> _What is required_
Which lines run from the line with "What is the steady-state availability of the system? Give four" through the line with "choke actuator: λ = 0.0000168 per hour" in the entries below? Print them exactly, both ends included, and nothing more.

☆ ☆ ☆ ☆

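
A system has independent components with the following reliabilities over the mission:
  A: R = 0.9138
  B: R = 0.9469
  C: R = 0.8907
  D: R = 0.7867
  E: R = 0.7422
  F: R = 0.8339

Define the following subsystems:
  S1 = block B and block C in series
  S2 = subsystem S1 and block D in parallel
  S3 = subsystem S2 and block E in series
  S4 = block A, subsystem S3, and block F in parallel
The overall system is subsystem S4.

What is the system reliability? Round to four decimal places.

0.9960

Series (B and C): 0.946900 × 0.890700 = 0.843404
Parallel ([0.843404] and D): 1 − (1 − 0.843404)(1 − 0.786700) = 0.966598
Series ([0.966598] and E): 0.966598 × 0.742200 = 0.717409
Parallel (A, [0.717409], and F): 1 − (1 − 0.913800)(1 − 0.717409)(1 − 0.833900) = 0.9960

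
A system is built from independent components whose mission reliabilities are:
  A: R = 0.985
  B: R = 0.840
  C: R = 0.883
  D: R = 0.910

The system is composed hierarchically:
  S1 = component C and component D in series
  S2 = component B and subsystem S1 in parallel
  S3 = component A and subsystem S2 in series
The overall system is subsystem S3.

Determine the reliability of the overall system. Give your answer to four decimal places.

Series (C and D): 0.883000 × 0.910000 = 0.803530
Parallel (B and [0.803530]): 1 − (1 − 0.840000)(1 − 0.803530) = 0.968565
Series (A and [0.968565]): 0.985000 × 0.968565 = 0.9540

0.9540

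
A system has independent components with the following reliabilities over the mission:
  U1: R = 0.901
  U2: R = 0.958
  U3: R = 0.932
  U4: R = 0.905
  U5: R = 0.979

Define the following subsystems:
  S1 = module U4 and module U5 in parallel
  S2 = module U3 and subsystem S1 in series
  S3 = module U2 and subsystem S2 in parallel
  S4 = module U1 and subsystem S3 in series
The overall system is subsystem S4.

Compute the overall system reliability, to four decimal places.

0.8984

Parallel (U4 and U5): 1 − (1 − 0.905000)(1 − 0.979000) = 0.998005
Series (U3 and [0.998005]): 0.932000 × 0.998005 = 0.930141
Parallel (U2 and [0.930141]): 1 − (1 − 0.958000)(1 − 0.930141) = 0.997066
Series (U1 and [0.997066]): 0.901000 × 0.997066 = 0.8984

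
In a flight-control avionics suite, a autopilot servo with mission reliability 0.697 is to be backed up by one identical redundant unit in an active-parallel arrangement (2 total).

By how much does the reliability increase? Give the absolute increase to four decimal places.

R_before = 0.697
R_after = 1 − (1 − 0.697)^2 = 0.9082
ΔR = 0.9082 − 0.697 = 0.2112

0.2112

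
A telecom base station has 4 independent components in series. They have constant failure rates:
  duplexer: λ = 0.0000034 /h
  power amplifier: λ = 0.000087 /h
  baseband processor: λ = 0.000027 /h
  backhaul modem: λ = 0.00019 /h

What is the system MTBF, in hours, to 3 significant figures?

3250

Series of exponential components: λ_sys = Σ λ_i
λ_sys = 0.0000034 + 0.000087 + 0.000027 + 0.00019 = 3.0740e-04 /h
MTBF = 1 / λ_sys = 3250 h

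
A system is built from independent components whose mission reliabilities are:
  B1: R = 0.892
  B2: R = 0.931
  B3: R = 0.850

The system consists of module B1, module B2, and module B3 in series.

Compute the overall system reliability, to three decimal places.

Series (B1, B2, and B3): 0.89200 × 0.93100 × 0.85000 = 0.706

0.706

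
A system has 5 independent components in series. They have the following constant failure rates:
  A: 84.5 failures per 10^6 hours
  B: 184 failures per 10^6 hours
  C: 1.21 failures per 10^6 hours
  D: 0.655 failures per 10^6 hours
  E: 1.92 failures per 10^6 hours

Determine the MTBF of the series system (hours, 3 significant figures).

Series of exponential components: λ_sys = Σ λ_i
λ_sys = 0.0000845 + 0.000184 + 0.00000121 + 0.000000655 + 0.00000192 = 2.7228e-04 /h
MTBF = 1 / λ_sys = 3670 h

3670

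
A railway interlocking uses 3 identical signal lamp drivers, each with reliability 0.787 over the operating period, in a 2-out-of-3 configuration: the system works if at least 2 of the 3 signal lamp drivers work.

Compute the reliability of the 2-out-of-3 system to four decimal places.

0.8832

R = Σ_{i=2}^{3} C(3,i) p^i (1−p)^{3−i} with p = 0.787
C(3,2)·0.787^2·0.213^1 = 0.395777
C(3,3)·0.787^3·0.213^0 = 0.487443
Sum = 0.8832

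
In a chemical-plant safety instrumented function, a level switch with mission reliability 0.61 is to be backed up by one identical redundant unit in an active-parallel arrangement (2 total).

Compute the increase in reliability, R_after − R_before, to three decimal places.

0.238

R_before = 0.61
R_after = 1 − (1 − 0.61)^2 = 0.848
ΔR = 0.848 − 0.61 = 0.238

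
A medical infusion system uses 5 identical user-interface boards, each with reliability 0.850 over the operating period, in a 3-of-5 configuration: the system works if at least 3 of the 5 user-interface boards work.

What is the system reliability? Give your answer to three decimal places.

0.973

R = Σ_{i=3}^{5} C(5,i) p^i (1−p)^{5−i} with p = 0.850
C(5,3)·0.850^3·0.150^2 = 0.13818
C(5,4)·0.850^4·0.150^1 = 0.39150
C(5,5)·0.850^5·0.150^0 = 0.44371
Sum = 0.973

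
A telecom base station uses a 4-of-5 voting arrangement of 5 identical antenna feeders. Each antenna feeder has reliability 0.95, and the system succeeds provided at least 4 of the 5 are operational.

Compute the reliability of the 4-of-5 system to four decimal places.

R = Σ_{i=4}^{5} C(5,i) p^i (1−p)^{5−i} with p = 0.95
C(5,4)·0.95^4·0.05^1 = 0.203627
C(5,5)·0.95^5·0.05^0 = 0.773781
Sum = 0.9774

0.9774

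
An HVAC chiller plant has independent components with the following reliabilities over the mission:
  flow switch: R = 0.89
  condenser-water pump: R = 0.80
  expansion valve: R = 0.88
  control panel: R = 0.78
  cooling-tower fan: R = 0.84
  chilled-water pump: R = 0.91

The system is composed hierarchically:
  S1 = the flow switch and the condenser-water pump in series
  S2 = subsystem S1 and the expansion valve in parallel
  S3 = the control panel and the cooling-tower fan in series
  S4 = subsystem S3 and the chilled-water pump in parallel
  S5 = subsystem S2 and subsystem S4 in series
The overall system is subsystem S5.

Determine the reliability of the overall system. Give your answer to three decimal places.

Series (flow switch and condenser-water pump): 0.89000 × 0.80000 = 0.71200
Parallel ([0.71200] and expansion valve): 1 − (1 − 0.71200)(1 − 0.88000) = 0.96544
Series (control panel and cooling-tower fan): 0.78000 × 0.84000 = 0.65520
Parallel ([0.65520] and chilled-water pump): 1 − (1 − 0.65520)(1 − 0.91000) = 0.96897
Series ([0.96544] and [0.96897]): 0.96544 × 0.96897 = 0.935

0.935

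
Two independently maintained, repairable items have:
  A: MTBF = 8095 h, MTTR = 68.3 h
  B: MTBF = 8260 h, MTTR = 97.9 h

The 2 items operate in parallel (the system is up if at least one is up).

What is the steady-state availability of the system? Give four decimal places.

0.9999

A(A) = MTBF/(MTBF+MTTR) = 8095/(8095+68.3) = 0.991633
A(B) = MTBF/(MTBF+MTTR) = 8260/(8260+97.9) = 0.988287
Parallel availability: 1 − (1 − 0.991633)(1 − 0.988287) = 0.9999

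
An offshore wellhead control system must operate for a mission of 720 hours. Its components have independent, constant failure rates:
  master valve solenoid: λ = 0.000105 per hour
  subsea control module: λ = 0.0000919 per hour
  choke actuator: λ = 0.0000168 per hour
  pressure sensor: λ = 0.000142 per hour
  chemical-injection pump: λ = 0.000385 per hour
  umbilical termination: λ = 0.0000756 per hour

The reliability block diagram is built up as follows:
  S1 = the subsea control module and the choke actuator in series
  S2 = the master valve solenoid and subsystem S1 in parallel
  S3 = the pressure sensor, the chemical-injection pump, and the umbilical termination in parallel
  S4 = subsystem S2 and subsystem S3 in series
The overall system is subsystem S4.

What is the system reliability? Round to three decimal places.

0.993

R(master valve solenoid) = exp(−0.000105 × 720) = 0.92719
R(subsea control module) = exp(−0.0000919 × 720) = 0.93597
R(choke actuator) = exp(−0.0000168 × 720) = 0.98798
R(pressure sensor) = exp(−0.000142 × 720) = 0.90281
R(chemical-injection pump) = exp(−0.000385 × 720) = 0.75790
R(umbilical termination) = exp(−0.0000756 × 720) = 0.94702
Series (subsea control module and choke actuator): 0.93597 × 0.98798 = 0.92472
Parallel (master valve solenoid and [0.92472]): 1 − (1 − 0.92719)(1 − 0.92472) = 0.99452
Parallel (pressure sensor, chemical-injection pump, and umbilical termination): 1 − (1 − 0.90281)(1 − 0.75790)(1 − 0.94702) = 0.99875
Series ([0.99452] and [0.99875]): 0.99452 × 0.99875 = 0.993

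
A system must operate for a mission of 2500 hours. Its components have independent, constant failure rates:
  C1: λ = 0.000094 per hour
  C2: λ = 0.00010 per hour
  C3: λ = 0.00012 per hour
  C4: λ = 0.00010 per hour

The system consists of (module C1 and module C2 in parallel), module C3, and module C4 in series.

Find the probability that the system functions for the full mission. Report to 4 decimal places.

R(C1) = exp(−0.000094 × 2500) = 0.790571
R(C2) = exp(−0.00010 × 2500) = 0.778801
R(C3) = exp(−0.00012 × 2500) = 0.740818
R(C4) = exp(−0.00010 × 2500) = 0.778801
Parallel (C1 and C2): 1 − (1 − 0.790571)(1 − 0.778801) = 0.953675
Series ([0.953675], C3, and C4): 0.953675 × 0.740818 × 0.778801 = 0.5502

0.5502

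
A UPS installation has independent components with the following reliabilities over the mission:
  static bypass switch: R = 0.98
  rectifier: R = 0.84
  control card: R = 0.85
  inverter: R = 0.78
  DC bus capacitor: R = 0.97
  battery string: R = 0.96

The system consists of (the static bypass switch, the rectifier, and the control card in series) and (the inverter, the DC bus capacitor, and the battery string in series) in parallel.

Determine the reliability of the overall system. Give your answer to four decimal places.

0.9178

Series (static bypass switch, rectifier, and control card): 0.980000 × 0.840000 × 0.850000 = 0.699720
Series (inverter, DC bus capacitor, and battery string): 0.780000 × 0.970000 × 0.960000 = 0.726336
Parallel ([0.699720] and [0.726336]): 1 − (1 − 0.699720)(1 − 0.726336) = 0.9178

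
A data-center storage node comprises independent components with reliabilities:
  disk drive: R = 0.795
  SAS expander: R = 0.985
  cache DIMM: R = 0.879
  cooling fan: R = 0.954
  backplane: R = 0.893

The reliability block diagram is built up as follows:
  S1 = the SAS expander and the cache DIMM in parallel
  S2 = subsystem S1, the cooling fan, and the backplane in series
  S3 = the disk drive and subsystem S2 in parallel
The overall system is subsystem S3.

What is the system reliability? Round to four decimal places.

0.9693

Parallel (SAS expander and cache DIMM): 1 − (1 − 0.985000)(1 − 0.879000) = 0.998185
Series ([0.998185], cooling fan, and backplane): 0.998185 × 0.954000 × 0.893000 = 0.850376
Parallel (disk drive and [0.850376]): 1 − (1 − 0.795000)(1 − 0.850376) = 0.9693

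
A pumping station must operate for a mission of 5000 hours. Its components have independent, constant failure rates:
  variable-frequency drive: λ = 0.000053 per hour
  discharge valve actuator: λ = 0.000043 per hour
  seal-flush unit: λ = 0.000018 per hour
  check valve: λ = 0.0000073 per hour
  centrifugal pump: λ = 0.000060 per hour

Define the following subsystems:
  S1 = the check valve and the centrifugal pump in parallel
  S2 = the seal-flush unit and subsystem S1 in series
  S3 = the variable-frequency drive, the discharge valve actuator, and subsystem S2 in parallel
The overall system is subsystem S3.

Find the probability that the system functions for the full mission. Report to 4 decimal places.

0.9957

R(variable-frequency drive) = exp(−0.000053 × 5000) = 0.767206
R(discharge valve actuator) = exp(−0.000043 × 5000) = 0.806541
R(seal-flush unit) = exp(−0.000018 × 5000) = 0.913931
R(check valve) = exp(−0.0000073 × 5000) = 0.964158
R(centrifugal pump) = exp(−0.000060 × 5000) = 0.740818
Parallel (check valve and centrifugal pump): 1 − (1 − 0.964158)(1 − 0.740818) = 0.990710
Series (seal-flush unit and [0.990710]): 0.913931 × 0.990710 = 0.905441
Parallel (variable-frequency drive, discharge valve actuator, and [0.905441]): 1 − (1 − 0.767206)(1 − 0.806541)(1 − 0.905441) = 0.9957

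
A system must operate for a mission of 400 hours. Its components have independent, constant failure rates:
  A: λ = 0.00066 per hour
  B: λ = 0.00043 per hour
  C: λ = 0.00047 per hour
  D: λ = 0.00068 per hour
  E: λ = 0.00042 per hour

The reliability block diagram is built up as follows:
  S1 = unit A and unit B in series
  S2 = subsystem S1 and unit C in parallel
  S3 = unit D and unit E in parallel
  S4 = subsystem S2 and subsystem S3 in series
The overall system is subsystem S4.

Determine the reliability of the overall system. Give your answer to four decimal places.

0.9048

R(A) = exp(−0.00066 × 400) = 0.767974
R(B) = exp(−0.00043 × 400) = 0.841979
R(C) = exp(−0.00047 × 400) = 0.828615
R(D) = exp(−0.00068 × 400) = 0.761854
R(E) = exp(−0.00042 × 400) = 0.845354
Series (A and B): 0.767974 × 0.841979 = 0.646618
Parallel ([0.646618] and C): 1 − (1 − 0.646618)(1 − 0.828615) = 0.939436
Parallel (D and E): 1 − (1 − 0.761854)(1 − 0.845354) = 0.963172
Series ([0.939436] and [0.963172]): 0.939436 × 0.963172 = 0.9048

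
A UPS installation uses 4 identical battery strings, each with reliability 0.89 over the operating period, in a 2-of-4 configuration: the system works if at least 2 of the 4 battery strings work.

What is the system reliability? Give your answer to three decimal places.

0.995

R = Σ_{i=2}^{4} C(4,i) p^i (1−p)^{4−i} with p = 0.89
C(4,2)·0.89^2·0.11^2 = 0.05751
C(4,3)·0.89^3·0.11^1 = 0.31019
C(4,4)·0.89^4·0.11^0 = 0.62742
Sum = 0.995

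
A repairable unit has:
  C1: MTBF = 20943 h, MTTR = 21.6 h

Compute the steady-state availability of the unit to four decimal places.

0.9990

A(C1) = MTBF/(MTBF+MTTR) = 20943/(20943+21.6) = 0.9990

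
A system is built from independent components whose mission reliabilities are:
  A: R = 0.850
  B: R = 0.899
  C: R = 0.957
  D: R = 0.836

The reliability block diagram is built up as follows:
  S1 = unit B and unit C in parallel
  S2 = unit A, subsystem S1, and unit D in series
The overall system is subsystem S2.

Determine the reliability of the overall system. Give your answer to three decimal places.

0.708

Parallel (B and C): 1 − (1 − 0.89900)(1 − 0.95700) = 0.99566
Series (A, [0.99566], and D): 0.85000 × 0.99566 × 0.83600 = 0.708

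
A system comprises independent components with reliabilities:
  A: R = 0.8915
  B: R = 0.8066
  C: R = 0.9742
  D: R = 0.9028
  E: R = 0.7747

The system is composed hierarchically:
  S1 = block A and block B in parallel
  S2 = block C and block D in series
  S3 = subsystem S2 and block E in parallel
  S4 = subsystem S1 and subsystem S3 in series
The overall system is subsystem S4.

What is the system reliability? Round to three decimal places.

0.952

Parallel (A and B): 1 − (1 − 0.89150)(1 − 0.80660) = 0.97902
Series (C and D): 0.97420 × 0.90280 = 0.87951
Parallel ([0.87951] and E): 1 − (1 − 0.87951)(1 − 0.77470) = 0.97285
Series ([0.97902] and [0.97285]): 0.97902 × 0.97285 = 0.952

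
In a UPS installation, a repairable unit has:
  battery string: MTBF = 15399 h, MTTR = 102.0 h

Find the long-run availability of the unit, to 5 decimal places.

A(battery string) = MTBF/(MTBF+MTTR) = 15399/(15399+102.0) = 0.99342

0.99342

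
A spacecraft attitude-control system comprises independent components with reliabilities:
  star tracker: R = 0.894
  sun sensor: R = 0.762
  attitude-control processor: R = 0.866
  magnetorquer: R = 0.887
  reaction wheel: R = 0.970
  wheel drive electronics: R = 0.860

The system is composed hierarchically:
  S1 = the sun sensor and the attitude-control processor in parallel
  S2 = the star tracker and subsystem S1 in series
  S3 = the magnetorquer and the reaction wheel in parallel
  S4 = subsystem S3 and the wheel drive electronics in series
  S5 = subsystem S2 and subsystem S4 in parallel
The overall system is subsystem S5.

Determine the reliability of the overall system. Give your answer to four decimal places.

Parallel (sun sensor and attitude-control processor): 1 − (1 − 0.762000)(1 − 0.866000) = 0.968108
Series (star tracker and [0.968108]): 0.894000 × 0.968108 = 0.865489
Parallel (magnetorquer and reaction wheel): 1 − (1 − 0.887000)(1 − 0.970000) = 0.996610
Series ([0.996610] and wheel drive electronics): 0.996610 × 0.860000 = 0.857085
Parallel ([0.865489] and [0.857085]): 1 − (1 − 0.865489)(1 − 0.857085) = 0.9808

0.9808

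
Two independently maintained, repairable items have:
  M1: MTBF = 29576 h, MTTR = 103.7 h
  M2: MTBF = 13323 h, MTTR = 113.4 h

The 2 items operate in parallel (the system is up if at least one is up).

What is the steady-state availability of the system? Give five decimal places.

0.99997

A(M1) = MTBF/(MTBF+MTTR) = 29576/(29576+103.7) = 0.996506
A(M2) = MTBF/(MTBF+MTTR) = 13323/(13323+113.4) = 0.991560
Parallel availability: 1 − (1 − 0.996506)(1 − 0.991560) = 0.99997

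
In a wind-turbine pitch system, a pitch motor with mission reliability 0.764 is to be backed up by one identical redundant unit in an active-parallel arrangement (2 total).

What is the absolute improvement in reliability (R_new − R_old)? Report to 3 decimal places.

0.180

R_before = 0.764
R_after = 1 − (1 − 0.764)^2 = 0.944
ΔR = 0.944 − 0.764 = 0.180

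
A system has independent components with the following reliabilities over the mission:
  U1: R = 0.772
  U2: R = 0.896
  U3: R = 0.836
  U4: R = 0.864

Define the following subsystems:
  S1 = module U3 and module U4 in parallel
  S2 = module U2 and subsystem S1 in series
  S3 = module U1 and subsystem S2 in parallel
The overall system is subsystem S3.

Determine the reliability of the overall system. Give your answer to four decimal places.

0.9717

Parallel (U3 and U4): 1 − (1 − 0.836000)(1 − 0.864000) = 0.977696
Series (U2 and [0.977696]): 0.896000 × 0.977696 = 0.876016
Parallel (U1 and [0.876016]): 1 − (1 − 0.772000)(1 − 0.876016) = 0.9717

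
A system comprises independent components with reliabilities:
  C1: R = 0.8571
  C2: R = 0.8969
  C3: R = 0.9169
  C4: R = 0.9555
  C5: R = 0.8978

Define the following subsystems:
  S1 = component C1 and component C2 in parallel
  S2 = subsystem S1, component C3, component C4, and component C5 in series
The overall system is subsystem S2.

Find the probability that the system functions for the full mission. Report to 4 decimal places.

Parallel (C1 and C2): 1 − (1 − 0.857100)(1 − 0.896900) = 0.985267
Series ([0.985267], C3, C4, and C5): 0.985267 × 0.916900 × 0.955500 × 0.897800 = 0.7750

0.7750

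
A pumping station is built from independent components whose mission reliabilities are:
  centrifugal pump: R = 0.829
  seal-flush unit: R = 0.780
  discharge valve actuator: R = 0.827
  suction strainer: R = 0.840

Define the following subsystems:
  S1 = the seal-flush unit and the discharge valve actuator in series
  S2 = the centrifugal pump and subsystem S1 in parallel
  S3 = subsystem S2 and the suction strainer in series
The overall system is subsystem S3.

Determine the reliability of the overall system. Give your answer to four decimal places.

Series (seal-flush unit and discharge valve actuator): 0.780000 × 0.827000 = 0.645060
Parallel (centrifugal pump and [0.645060]): 1 − (1 − 0.829000)(1 − 0.645060) = 0.939305
Series ([0.939305] and suction strainer): 0.939305 × 0.840000 = 0.7890

0.7890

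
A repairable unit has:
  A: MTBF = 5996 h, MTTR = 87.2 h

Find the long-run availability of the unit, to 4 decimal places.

A(A) = MTBF/(MTBF+MTTR) = 5996/(5996+87.2) = 0.9857

0.9857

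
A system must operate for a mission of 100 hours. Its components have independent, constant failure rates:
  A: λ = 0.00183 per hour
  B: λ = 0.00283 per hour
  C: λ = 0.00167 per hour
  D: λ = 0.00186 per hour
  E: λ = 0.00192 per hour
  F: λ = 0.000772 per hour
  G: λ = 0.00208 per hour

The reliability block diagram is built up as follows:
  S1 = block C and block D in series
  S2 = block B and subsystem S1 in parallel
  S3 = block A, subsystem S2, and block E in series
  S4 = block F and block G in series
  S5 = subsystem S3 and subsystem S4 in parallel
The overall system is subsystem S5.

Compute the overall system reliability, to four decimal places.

R(A) = exp(−0.00183 × 100) = 0.832768
R(B) = exp(−0.00283 × 100) = 0.753520
R(C) = exp(−0.00167 × 100) = 0.846200
R(D) = exp(−0.00186 × 100) = 0.830274
R(E) = exp(−0.00192 × 100) = 0.825307
R(F) = exp(−0.000772 × 100) = 0.925705
R(G) = exp(−0.00208 × 100) = 0.812207
Series (C and D): 0.846200 × 0.830274 = 0.702578
Parallel (B and [0.702578]): 1 − (1 − 0.753520)(1 − 0.702578) = 0.926691
Series (A, [0.926691], and E): 0.832768 × 0.926691 × 0.825307 = 0.636905
Series (F and G): 0.925705 × 0.812207 = 0.751864
Parallel ([0.636905] and [0.751864]): 1 − (1 − 0.636905)(1 − 0.751864) = 0.9099

0.9099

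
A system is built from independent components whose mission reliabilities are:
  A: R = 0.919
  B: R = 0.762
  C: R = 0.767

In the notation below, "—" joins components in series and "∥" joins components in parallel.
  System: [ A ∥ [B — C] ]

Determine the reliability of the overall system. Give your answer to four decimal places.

0.9663

Series (B and C): 0.762000 × 0.767000 = 0.584454
Parallel (A and [0.584454]): 1 − (1 − 0.919000)(1 − 0.584454) = 0.9663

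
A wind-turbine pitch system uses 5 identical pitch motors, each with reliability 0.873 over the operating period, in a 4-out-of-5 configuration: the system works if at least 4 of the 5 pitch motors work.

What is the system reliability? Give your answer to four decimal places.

0.8759

R = Σ_{i=4}^{5} C(5,i) p^i (1−p)^{5−i} with p = 0.873
C(5,4)·0.873^4·0.127^1 = 0.368834
C(5,5)·0.873^5·0.127^0 = 0.507074
Sum = 0.8759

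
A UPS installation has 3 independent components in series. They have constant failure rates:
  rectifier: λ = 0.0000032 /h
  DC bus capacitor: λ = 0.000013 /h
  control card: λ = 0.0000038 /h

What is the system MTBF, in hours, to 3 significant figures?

50000

Series of exponential components: λ_sys = Σ λ_i
λ_sys = 0.0000032 + 0.000013 + 0.0000038 = 2.0000e-05 /h
MTBF = 1 / λ_sys = 50000 h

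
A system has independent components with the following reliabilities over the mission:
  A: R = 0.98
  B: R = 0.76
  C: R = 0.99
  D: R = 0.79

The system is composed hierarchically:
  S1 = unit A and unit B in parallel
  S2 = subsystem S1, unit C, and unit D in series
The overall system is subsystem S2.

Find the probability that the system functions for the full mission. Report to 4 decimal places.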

☆ ☆ ☆ ☆

> _Task response_
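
What is the steady-state availability of the system? Give four decimal places.

0.9999

A(A) = MTBF/(MTBF+MTTR) = 8095/(8095+68.3) = 0.991633
A(B) = MTBF/(MTBF+MTTR) = 8260/(8260+97.9) = 0.988287
Parallel availability: 1 − (1 − 0.991633)(1 − 0.988287) = 0.9999

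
An offshore wellhead control system must operate for a mission of 720 hours. Its components have independent, constant failure rates:
  master valve solenoid: λ = 0.000105 per hour
  subsea control module: λ = 0.0000919 per hour
  choke actuator: λ = 0.0000168 per hour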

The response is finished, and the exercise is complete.